[Start of section]

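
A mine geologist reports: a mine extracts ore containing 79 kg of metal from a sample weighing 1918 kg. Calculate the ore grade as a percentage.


4.1189%

Ore grade = (metal mass / ore mass) * 100
= (79 / 1918) * 100
= 0.04118873827 * 100
= 4.1189%


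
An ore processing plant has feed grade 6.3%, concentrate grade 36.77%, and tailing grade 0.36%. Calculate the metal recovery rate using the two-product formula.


Using the two-product formula:
R = 100 * c * (f - t) / (f * (c - t))
Numerator = 100 * 36.77 * (6.3 - 0.36)
= 100 * 36.77 * 5.94
= 21841.38
Denominator = 6.3 * (36.77 - 0.36)
= 6.3 * 36.41
= 229.383
R = 21841.38 / 229.383
= 95.218%

95.218%


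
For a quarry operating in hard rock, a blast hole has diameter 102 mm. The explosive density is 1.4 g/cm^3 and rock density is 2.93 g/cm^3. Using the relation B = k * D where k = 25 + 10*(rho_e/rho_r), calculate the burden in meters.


3.0374 m

First, compute k:
rho_e / rho_r = 1.4 / 2.93 = 0.4778156997
k = 25 + 10 * 0.4778156997 = 29.778157
Then, compute burden:
B = k * D / 1000 = 29.778157 * 102 / 1000
= 3037.372014 / 1000
= 3.0374 m


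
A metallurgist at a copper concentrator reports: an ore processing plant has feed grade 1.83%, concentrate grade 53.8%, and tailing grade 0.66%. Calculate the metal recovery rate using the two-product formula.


64.7285%

Using the two-product formula:
R = 100 * c * (f - t) / (f * (c - t))
Numerator = 100 * 53.8 * (1.83 - 0.66)
= 100 * 53.8 * 1.17
= 6294.6
Denominator = 1.83 * (53.8 - 0.66)
= 1.83 * 53.14
= 97.2462
R = 6294.6 / 97.2462
= 64.7285%


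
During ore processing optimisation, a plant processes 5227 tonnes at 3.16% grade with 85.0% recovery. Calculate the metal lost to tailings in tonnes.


Total metal in feed:
= 5227 * 3.16 / 100 = 165.1732 tonnes
Metal recovered:
= 165.1732 * 85.0 / 100 = 140.39722 tonnes
Metal lost to tailings:
= 165.1732 - 140.39722
= 24.776 tonnes

24.776 tonnes


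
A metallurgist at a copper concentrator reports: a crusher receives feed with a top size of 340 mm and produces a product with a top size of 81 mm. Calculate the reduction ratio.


Reduction ratio = feed size / product size
= 340 / 81
= 4.1975

4.1975


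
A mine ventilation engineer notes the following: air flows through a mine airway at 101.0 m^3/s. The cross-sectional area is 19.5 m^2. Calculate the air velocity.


Velocity = flow rate / cross-sectional area
= 101.0 / 19.5
= 5.1795 m/s

5.1795 m/s


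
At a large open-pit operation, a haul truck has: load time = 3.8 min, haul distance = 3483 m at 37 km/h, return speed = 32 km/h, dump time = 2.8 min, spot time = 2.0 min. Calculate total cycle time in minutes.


20.7787 min

Convert haul speed to m/min: 37 * 1000/60 = 616.6666667 m/min
Haul time = 3483 / 616.6666667 = 5.648108108 min
Convert return speed to m/min: 32 * 1000/60 = 533.3333333 m/min
Return time = 3483 / 533.3333333 = 6.530625 min
Total cycle time:
= 3.8 + 5.648108108 + 2.8 + 6.530625 + 2.0
= 20.7787 min


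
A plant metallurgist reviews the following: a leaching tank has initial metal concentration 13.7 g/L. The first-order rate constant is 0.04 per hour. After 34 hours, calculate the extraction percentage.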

[End of section]

-- THE PROBLEM --
All entries should be transcribed verbatim.

-- ANSWER SECTION --
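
A mine geologist reports: a mine extracts ore containing 79 kg of metal from a sample weighing 1918 kg. Calculate the ore grade as a percentage.


4.1189%

Ore grade = (metal mass / ore mass) * 100
= (79 / 1918) * 100
= 0.04118873827 * 100
= 4.1189%


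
An ore processing plant has feed grade 6.3%, concentrate grade 36.77%, and tailing grade 0.36%. Calculate the metal recovery rate using the two-product formula.


Using the two-product formula:
R = 100 * c * (f - t) / (f * (c - t))
Numerator = 100 * 36.77 * (6.3 - 0.36)
= 100 * 36.77 * 5.94
= 21841.38
Denominator = 6.3 * (36.77 - 0.36)
= 6.3 * 36.41
= 229.383
R = 21841.38 / 229.383
= 95.218%

95.218%


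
For a quarry operating in hard rock, a blast hole has diameter 102 mm. The explosive density is 1.4 g/cm^3 and rock density is 2.93 g/cm^3. Using the relation B = k * D where k = 25 + 10*(rho_e/rho_r), calculate the burden in meters.


3.0374 m

First, compute k:
rho_e / rho_r = 1.4 / 2.93 = 0.4778156997
k = 25 + 10 * 0.4778156997 = 29.778157
Then, compute burden:
B = k * D / 1000 = 29.778157 * 102 / 1000
= 3037.372014 / 1000
= 3.0374 m


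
A metallurgist at a copper concentrator reports: an ore processing plant has feed grade 1.83%, concentrate grade 53.8%, and tailing grade 0.66%. Calculate the metal recovery rate using the two-product formula.


64.7285%

Using the two-product formula:
R = 100 * c * (f - t) / (f * (c - t))
Numerator = 100 * 53.8 * (1.83 - 0.66)
= 100 * 53.8 * 1.17
= 6294.6
Denominator = 1.83 * (53.8 - 0.66)
= 1.83 * 53.14
= 97.2462
R = 6294.6 / 97.2462
= 64.7285%


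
During ore processing optimisation, a plant processes 5227 tonnes at 3.16% grade with 85.0% recovery. Calculate the metal lost to tailings in tonnes.


Total metal in feed:
= 5227 * 3.16 / 100 = 165.1732 tonnes
Metal recovered:
= 165.1732 * 85.0 / 100 = 140.39722 tonnes
Metal lost to tailings:
= 165.1732 - 140.39722
= 24.776 tonnes

24.776 tonnes


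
A metallurgist at a copper concentrator reports: a crusher receives feed with a top size of 340 mm and produces a product with a top size of 81 mm. Calculate the reduction ratio.


Reduction ratio = feed size / product size
= 340 / 81
= 4.1975

4.1975


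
A mine ventilation engineer notes the following: air flows through a mine airway at 101.0 m^3/s. The cross-sectional area is 19.5 m^2. Calculate the air velocity.


Velocity = flow rate / cross-sectional area
= 101.0 / 19.5
= 5.1795 m/s

5.1795 m/s


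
At a large open-pit operation, a haul truck has: load time = 3.8 min, haul distance = 3483 m at 37 km/h, return speed = 32 km/h, dump time = 2.8 min, spot time = 2.0 min. Calculate total cycle time in minutes.


20.7787 min

Convert haul speed to m/min: 37 * 1000/60 = 616.6666667 m/min
Haul time = 3483 / 616.6666667 = 5.648108108 min
Convert return speed to m/min: 32 * 1000/60 = 533.3333333 m/min
Return time = 3483 / 533.3333333 = 6.530625 min
Total cycle time:
= 3.8 + 5.648108108 + 2.8 + 6.530625 + 2.0
= 20.7787 min


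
A plant metallurgist reviews the following: a leaching tank has initial metal concentration 13.7 g/L. The first-order rate constant is 0.04 per hour. After 34 hours, calculate the extraction percentage.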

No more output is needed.